- **Work instruction**:
Write the entries out in full, matching them exactly.

----

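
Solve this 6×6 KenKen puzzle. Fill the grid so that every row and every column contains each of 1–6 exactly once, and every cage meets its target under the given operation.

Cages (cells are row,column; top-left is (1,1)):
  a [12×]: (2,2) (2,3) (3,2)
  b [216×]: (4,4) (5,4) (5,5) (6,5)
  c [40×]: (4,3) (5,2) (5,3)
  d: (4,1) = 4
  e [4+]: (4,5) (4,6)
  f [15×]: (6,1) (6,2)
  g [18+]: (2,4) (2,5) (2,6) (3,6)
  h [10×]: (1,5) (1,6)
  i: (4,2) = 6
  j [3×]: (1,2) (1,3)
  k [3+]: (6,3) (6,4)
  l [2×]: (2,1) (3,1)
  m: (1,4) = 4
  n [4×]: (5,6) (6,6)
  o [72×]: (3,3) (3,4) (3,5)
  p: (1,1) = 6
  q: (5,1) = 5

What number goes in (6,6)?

Cage p is given; hence (1,1) = 6.
M is a freebie, leaving (1,4) = 4.
Cage d is given, which forces (4,1) = 4.
I is a freebie, so (4,2) = 6.
Cage q is given, leaving (5,1) = 5.
Column 1 already has 5, so (6,1) = 3.
3 is placed in row 6, which forces (6,2) = 5.
Cage c needs product 40, which forces (4,3) = 5.
The 4 cells of cage b must have product 216, leaving (5,4) = 6.
Column 4 already has 6, leaving (3,4) = 3.
Column 4 now contains 3; hence (4,4) = 2.
Column 4 now contains 2; hence (6,4) = 1.
Row 6 already has 1, so (6,6) = 4.
Column 4 already has 1, so (2,4) = 5.
Cage b has product 216, so (5,5) = 3.
4 is placed in column 6, so (5,6) = 1.
Row 6 already has 1, which forces (6,3) = 2.
Row 6 now contains 4, leaving (6,5) = 6.
Cage o needs product 72, so (3,3) = 6.
Column 5 now contains 6, so (3,5) = 4.
Row 3 now contains 6, which forces (3,6) = 5.
Column 5 already has 3, leaving (4,5) = 1.
1 is placed in column 6, leaving (4,6) = 3.
Cage c has product 40, leaving (5,2) = 2.
Column 3 now contains 2; hence (5,3) = 4.
Cage h's pair has product 10; hence (1,5) = 5.
Column 6 already has 5, leaving (1,6) = 2.
Cage a needs product 12, leaving (2,2) = 4.
Cage a has product 12, which forces (2,3) = 3.
Column 5 already has 4; hence (2,5) = 2.
3 is placed in column 6; hence (2,6) = 6.
2 is placed in column 2; hence (3,2) = 1.
Column 2 already has 1, which forces (1,2) = 3.
Column 3 now contains 3, so (1,3) = 1.
Row 2 now contains 2, leaving (2,1) = 1.
1 is placed in row 3, leaving (3,1) = 2.
Completed grid: 6 3 1 4 5 2 / 1 4 3 5 2 6 / 2 1 6 3 4 5 / 4 6 5 2 1 3 / 5 2 4 6 3 1 / 3 5 2 1 6 4.

4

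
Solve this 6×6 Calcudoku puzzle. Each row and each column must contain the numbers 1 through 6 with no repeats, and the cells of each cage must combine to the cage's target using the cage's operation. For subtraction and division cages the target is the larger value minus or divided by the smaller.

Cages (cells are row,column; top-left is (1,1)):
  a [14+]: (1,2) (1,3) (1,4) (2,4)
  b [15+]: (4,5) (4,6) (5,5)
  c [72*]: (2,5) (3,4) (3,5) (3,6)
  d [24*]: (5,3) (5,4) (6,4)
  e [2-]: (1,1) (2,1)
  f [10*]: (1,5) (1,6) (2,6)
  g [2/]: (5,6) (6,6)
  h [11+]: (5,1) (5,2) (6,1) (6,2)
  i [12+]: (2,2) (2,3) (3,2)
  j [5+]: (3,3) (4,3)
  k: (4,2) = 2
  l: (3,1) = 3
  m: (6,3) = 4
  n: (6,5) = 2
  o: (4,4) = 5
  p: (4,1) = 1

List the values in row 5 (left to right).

Cage l is given, which forces (3,1) = 3.
Cage p is a single given cell; hence (4,1) = 1.
Cage k is a single given cell; hence (4,2) = 2.
Cage o is given, which forces (4,4) = 5.
Cage m is given; hence (6,3) = 4.
Cage n is given, leaving (6,5) = 2.
Cage j needs two cells with sum 5, leaving (3,3) = 2.
Column 3 already has 4, which forces (4,3) = 3.
Cage h has sum 11, leaving (5,1) = 2.
Cage d needs product 24; hence (5,4) = 4.
Cage h has sum 11, so (6,1) = 5.
Cage c needs product 72, which forces (2,5) = 3.
Cage b needs sum 15, which forces (5,5) = 5.
Column 5 already has 5, leaving (1,5) = 1.
Row 1 needs a 3, and only (1,4) is open for it.
The 4 cells of cage a must have sum 14, so (1,2) = 4.
Row 1 already has 4, leaving (1,1) = 6.
Row 1 already has 6, which forces (1,3) = 5.
Row 1 now contains 5; hence (1,6) = 2.
The two cells of cage e must have difference 2; hence (2,1) = 4.
Column 6 already has 2, which forces (2,6) = 5.
Cage a needs sum 14, so (2,4) = 2.
The 3 cells of cage i must have sum 12, which forces (3,2) = 5.
The only place for 6 in column 2 is (2,2).
Row 2 now contains 6, which forces (2,3) = 1.
Column 3 now contains 1, so (5,3) = 6.
Row 5 now contains 6, leaving (5,6) = 3.
3 is placed in column 6, which forces (6,6) = 6.
Cage b has sum 15, which forces (4,5) = 6.
6 is placed in column 6, which forces (4,6) = 4.
Row 5 now contains 3, leaving (5,2) = 1.
Cage h needs sum 11; hence (6,2) = 3.
6 is placed in row 6; hence (6,4) = 1.
Column 4 now contains 1, so (3,4) = 6.
Column 5 now contains 6, so (3,5) = 4.
Column 6 already has 4, which forces (3,6) = 1.
The full grid is 6 4 5 3 1 2 / 4 6 1 2 3 5 / 3 5 2 6 4 1 / 1 2 3 5 6 4 / 2 1 6 4 5 3 / 5 3 4 1 2 6.

2 1 6 4 5 3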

----

- **Solution to the exercise**:
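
Solve this 6×6 KenKen puzzle. Fill the grid so that every row and every column contains each of 1–6 exactly once, and every cage meets its target under the given operation.

Cages (cells are row,column; top-left is (1,1)):
  a [12×]: (2,2) (2,3) (3,2)
  b [216×]: (4,4) (5,4) (5,5) (6,5)
  c [40×]: (4,3) (5,2) (5,3)
  d: (4,1) = 4
  e [4+]: (4,5) (4,6)
  f [15×]: (6,1) (6,2)
  g [18+]: (2,4) (2,5) (2,6) (3,6)
  h [10×]: (1,5) (1,6)
  i: (4,2) = 6
  j [3×]: (1,2) (1,3)
  k [3+]: (6,3) (6,4)
  l [2×]: (2,1) (3,1)
  m: (1,4) = 4
  n [4×]: (5,6) (6,6)
  o [72×]: (3,3) (3,4) (3,5)
  p: (1,1) = 6
  q: (5,1) = 5

What number goes in (6,6)?

Cage p is given; hence (1,1) = 6.
M is a freebie, leaving (1,4) = 4.
Cage d is given, which forces (4,1) = 4.
I is a freebie, so (4,2) = 6.
Cage q is given, leaving (5,1) = 5.
Column 1 already has 5, so (6,1) = 3.
3 is placed in row 6, which forces (6,2) = 5.
Cage c needs product 40, which forces (4,3) = 5.
The 4 cells of cage b must have product 216, leaving (5,4) = 6.
Column 4 already has 6, leaving (3,4) = 3.
Column 4 now contains 3; hence (4,4) = 2.
Column 4 now contains 2; hence (6,4) = 1.
Row 6 already has 1, so (6,6) = 4.
Column 4 already has 1, so (2,4) = 5.
Cage b has product 216, so (5,5) = 3.
4 is placed in column 6, so (5,6) = 1.
Row 6 already has 1, which forces (6,3) = 2.
Row 6 now contains 4, leaving (6,5) = 6.
Cage o needs product 72, so (3,3) = 6.
Column 5 now contains 6, so (3,5) = 4.
Row 3 now contains 6, which forces (3,6) = 5.
Column 5 already has 3, leaving (4,5) = 1.
1 is placed in column 6, leaving (4,6) = 3.
Cage c has product 40, leaving (5,2) = 2.
Column 3 now contains 2; hence (5,3) = 4.
Cage h's pair has product 10; hence (1,5) = 5.
Column 6 already has 5, leaving (1,6) = 2.
Cage a needs product 12, leaving (2,2) = 4.
Cage a has product 12, which forces (2,3) = 3.
Column 5 already has 4; hence (2,5) = 2.
3 is placed in column 6; hence (2,6) = 6.
2 is placed in column 2; hence (3,2) = 1.
Column 2 already has 1, which forces (1,2) = 3.
Column 3 now contains 3, so (1,3) = 1.
Row 2 now contains 2, leaving (2,1) = 1.
1 is placed in row 3, leaving (3,1) = 2.
Completed grid: 6 3 1 4 5 2 / 1 4 3 5 2 6 / 2 1 6 3 4 5 / 4 6 5 2 1 3 / 5 2 4 6 3 1 / 3 5 2 1 6 4.

4

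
Solve this 6×6 Calcudoku puzzle. Each row and each column must contain the numbers 1 through 6 with no repeats, and the cells of each cage must combine to the cage's target using the cage's operation. For subtraction and division cages the target is the larger value minus or divided by the smaller.

Cages (cells are row,column; top-left is (1,1)):
  a [14+]: (1,2) (1,3) (1,4) (2,4)
  b [15+]: (4,5) (4,6) (5,5)
  c [72*]: (2,5) (3,4) (3,5) (3,6)
  d [24*]: (5,3) (5,4) (6,4)
  e [2-]: (1,1) (2,1)
  f [10*]: (1,5) (1,6) (2,6)
  g [2/]: (5,6) (6,6)
  h [11+]: (5,1) (5,2) (6,1) (6,2)
  i [12+]: (2,2) (2,3) (3,2)
  j [5+]: (3,3) (4,3)
  k: (4,2) = 2
  l: (3,1) = 3
  m: (6,3) = 4
  n: (6,5) = 2
  o: (4,4) = 5
  p: (4,1) = 1

List the values in row 5 (left to right).

Cage l is given, which forces (3,1) = 3.
Cage p is a single given cell; hence (4,1) = 1.
Cage k is a single given cell; hence (4,2) = 2.
Cage o is given, which forces (4,4) = 5.
Cage m is given; hence (6,3) = 4.
Cage n is given, leaving (6,5) = 2.
Cage j needs two cells with sum 5, leaving (3,3) = 2.
Column 3 already has 4, which forces (4,3) = 3.
Cage h has sum 11, leaving (5,1) = 2.
Cage d needs product 24; hence (5,4) = 4.
Cage h has sum 11, so (6,1) = 5.
Cage c needs product 72, which forces (2,5) = 3.
Cage b needs sum 15, which forces (5,5) = 5.
Column 5 already has 5, leaving (1,5) = 1.
Row 1 needs a 3, and only (1,4) is open for it.
The 4 cells of cage a must have sum 14, so (1,2) = 4.
Row 1 already has 4, leaving (1,1) = 6.
Row 1 already has 6, which forces (1,3) = 5.
Row 1 now contains 5; hence (1,6) = 2.
The two cells of cage e must have difference 2; hence (2,1) = 4.
Column 6 already has 2, which forces (2,6) = 5.
Cage a needs sum 14, so (2,4) = 2.
The 3 cells of cage i must have sum 12, which forces (3,2) = 5.
The only place for 6 in column 2 is (2,2).
Row 2 now contains 6, which forces (2,3) = 1.
Column 3 now contains 1, so (5,3) = 6.
Row 5 now contains 6, leaving (5,6) = 3.
3 is placed in column 6, which forces (6,6) = 6.
Cage b has sum 15, which forces (4,5) = 6.
6 is placed in column 6, which forces (4,6) = 4.
Row 5 now contains 3, leaving (5,2) = 1.
Cage h needs sum 11; hence (6,2) = 3.
6 is placed in row 6; hence (6,4) = 1.
Column 4 now contains 1, so (3,4) = 6.
Column 5 now contains 6, so (3,5) = 4.
Column 6 already has 4, which forces (3,6) = 1.
The full grid is 6 4 5 3 1 2 / 4 6 1 2 3 5 / 3 5 2 6 4 1 / 1 2 3 5 6 4 / 2 1 6 4 5 3 / 5 3 4 1 2 6.

2 1 6 4 5 3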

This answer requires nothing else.